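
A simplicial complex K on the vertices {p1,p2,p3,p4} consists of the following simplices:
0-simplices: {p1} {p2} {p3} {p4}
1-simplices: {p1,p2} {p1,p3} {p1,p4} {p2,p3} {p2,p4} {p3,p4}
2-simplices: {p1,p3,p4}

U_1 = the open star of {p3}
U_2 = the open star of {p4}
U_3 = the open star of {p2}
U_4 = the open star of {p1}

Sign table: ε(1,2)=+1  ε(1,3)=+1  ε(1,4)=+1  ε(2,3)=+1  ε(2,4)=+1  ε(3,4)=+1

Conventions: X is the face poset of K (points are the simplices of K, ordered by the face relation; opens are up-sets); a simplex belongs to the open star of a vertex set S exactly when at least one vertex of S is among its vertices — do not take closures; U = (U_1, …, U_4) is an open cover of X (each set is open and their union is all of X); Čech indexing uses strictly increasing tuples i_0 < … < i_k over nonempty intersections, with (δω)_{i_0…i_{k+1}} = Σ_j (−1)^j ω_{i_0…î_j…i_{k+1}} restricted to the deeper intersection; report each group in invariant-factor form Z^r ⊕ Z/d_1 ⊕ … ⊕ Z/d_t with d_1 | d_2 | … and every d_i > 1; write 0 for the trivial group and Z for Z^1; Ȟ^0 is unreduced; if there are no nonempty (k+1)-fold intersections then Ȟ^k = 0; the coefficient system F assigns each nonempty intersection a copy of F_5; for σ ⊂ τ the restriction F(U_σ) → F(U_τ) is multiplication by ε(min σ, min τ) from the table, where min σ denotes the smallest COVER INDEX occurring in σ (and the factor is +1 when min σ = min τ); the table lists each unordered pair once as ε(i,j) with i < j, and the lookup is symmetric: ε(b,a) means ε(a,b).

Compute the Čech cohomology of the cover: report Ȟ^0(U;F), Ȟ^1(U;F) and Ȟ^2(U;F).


nonempty intersections:
  U1={{p3},{p1,p3},{p2,p3},{p3,p4},{p1,p3,p4}} U2={{p4},{p1,p4},{p2,p4},{p3,p4},{p1,p3,p4}} U3={{p2},{p1,p2},{p2,p3},{p2,p4}} U4={{p1},{p1,p2},{p1,p3},{p1,p4},{p1,p3,p4}}
  U12={{p3,p4},{p1,p3,p4}} U13={{p2,p3}} U14={{p1,p3},{p1,p3,p4}} U23={{p2,p4}} U24={{p1,p4},{p1,p3,p4}} U34={{p1,p2}}
  U124={{p1,p3,p4}}
C dims 4,6,1; δ0: rk_F5 3; δ1: rk_F5 1
Ȟ^0: (4−3)−0=1 ⇒ Z/5
Ȟ^1: (6−1)−3=2 ⇒ Z/5 ⊕ Z/5
Ȟ^2: (1−0)−1=0 ⇒ 0

Ȟ^0 = Z/5; Ȟ^1 = Z/5 ⊕ Z/5; Ȟ^2 = 0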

◆ YOUR INSTRUCTIONS: Reproduce every line above, keeping each word exactly as it appears.

◆ ANSWER:
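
A simplicial complex K on the vertices {p1,p2,p3,p4} consists of the following simplices:
0-simplices: {p1} {p2} {p3} {p4}
1-simplices: {p1,p2} {p1,p3} {p1,p4} {p2,p3} {p2,p4} {p3,p4}
2-simplices: {p1,p3,p4}

U_1 = the open star of {p3}
U_2 = the open star of {p4}
U_3 = the open star of {p2}
U_4 = the open star of {p1}

Sign table: ε(1,2)=+1  ε(1,3)=+1  ε(1,4)=+1  ε(2,3)=+1  ε(2,4)=+1  ε(3,4)=+1

Conventions: X is the face poset of K (points are the simplices of K, ordered by the face relation; opens are up-sets); a simplex belongs to the open star of a vertex set S exactly when at least one vertex of S is among its vertices — do not take closures; U = (U_1, …, U_4) is an open cover of X (each set is open and their union is all of X); Čech indexing uses strictly increasing tuples i_0 < … < i_k over nonempty intersections, with (δω)_{i_0…i_{k+1}} = Σ_j (−1)^j ω_{i_0…î_j…i_{k+1}} restricted to the deeper intersection; report each group in invariant-factor form Z^r ⊕ Z/d_1 ⊕ … ⊕ Z/d_t with d_1 | d_2 | … and every d_i > 1; write 0 for the trivial group and Z for Z^1; Ȟ^0 is unreduced; if there are no nonempty (k+1)-fold intersections then Ȟ^k = 0; the coefficient system F assigns each nonempty intersection a copy of F_5; for σ ⊂ τ the restriction F(U_σ) → F(U_τ) is multiplication by ε(min σ, min τ) from the table, where min σ denotes the smallest COVER INDEX occurring in σ (and the factor is +1 when min σ = min τ); the table lists each unordered pair once as ε(i,j) with i < j, and the lookup is symmetric: ε(b,a) means ε(a,b).

Compute the Čech cohomology of the cover: report Ȟ^0(U;F), Ȟ^1(U;F) and Ȟ^2(U;F).


nonempty intersections:
  U1={{p3},{p1,p3},{p2,p3},{p3,p4},{p1,p3,p4}} U2={{p4},{p1,p4},{p2,p4},{p3,p4},{p1,p3,p4}} U3={{p2},{p1,p2},{p2,p3},{p2,p4}} U4={{p1},{p1,p2},{p1,p3},{p1,p4},{p1,p3,p4}}
  U12={{p3,p4},{p1,p3,p4}} U13={{p2,p3}} U14={{p1,p3},{p1,p3,p4}} U23={{p2,p4}} U24={{p1,p4},{p1,p3,p4}} U34={{p1,p2}}
  U124={{p1,p3,p4}}
C dims 4,6,1; δ0: rk_F5 3; δ1: rk_F5 1
Ȟ^0: (4−3)−0=1 ⇒ Z/5
Ȟ^1: (6−1)−3=2 ⇒ Z/5 ⊕ Z/5
Ȟ^2: (1−0)−1=0 ⇒ 0

Ȟ^0 = Z/5; Ȟ^1 = Z/5 ⊕ Z/5; Ȟ^2 = 0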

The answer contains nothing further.